*** Opening of Information provided ***
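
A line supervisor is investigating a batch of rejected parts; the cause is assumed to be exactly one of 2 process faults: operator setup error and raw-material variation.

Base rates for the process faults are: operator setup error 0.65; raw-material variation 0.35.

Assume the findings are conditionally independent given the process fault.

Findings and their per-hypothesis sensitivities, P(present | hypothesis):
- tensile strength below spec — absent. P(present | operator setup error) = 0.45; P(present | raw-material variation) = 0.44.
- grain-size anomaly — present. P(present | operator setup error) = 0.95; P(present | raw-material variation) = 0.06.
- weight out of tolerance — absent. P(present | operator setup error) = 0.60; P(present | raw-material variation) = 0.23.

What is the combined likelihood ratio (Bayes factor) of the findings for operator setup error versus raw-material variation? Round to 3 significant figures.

8.08

Take the product of per-finding likelihoods under each hypothesis (using 1 − P(present | H) for each absent finding), then divide.
  operator setup error: (1 − 0.45) × 0.95 × (1 − 0.60) = 0.209
  raw-material variation: (1 − 0.44) × 0.06 × (1 − 0.23) = 0.025872
Bayes factor = 0.209 / 0.025872 ≈ 8.08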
*** Close of Information provided ***
Task directions ::
Copy the whole listing down exactly.

Solution ::
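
A line supervisor is investigating a batch of rejected parts; the cause is assumed to be exactly one of 2 process faults: operator setup error and raw-material variation.

Base rates for the process faults are: operator setup error 0.65; raw-material variation 0.35.

Assume the findings are conditionally independent given the process fault.

Findings and their per-hypothesis sensitivities, P(present | hypothesis):
- tensile strength below spec — absent. P(present | operator setup error) = 0.45; P(present | raw-material variation) = 0.44.
- grain-size anomaly — present. P(present | operator setup error) = 0.95; P(present | raw-material variation) = 0.06.
- weight out of tolerance — absent. P(present | operator setup error) = 0.60; P(present | raw-material variation) = 0.23.

What is the combined likelihood ratio (Bayes factor) of the findings for operator setup error versus raw-material variation? Round to 3 significant figures.

8.08

Take the product of per-finding likelihoods under each hypothesis (using 1 − P(present | H) for each absent finding), then divide.
  operator setup error: (1 − 0.45) × 0.95 × (1 − 0.60) = 0.209
  raw-material variation: (1 − 0.44) × 0.06 × (1 − 0.23) = 0.025872
Bayes factor = 0.209 / 0.025872 ≈ 8.08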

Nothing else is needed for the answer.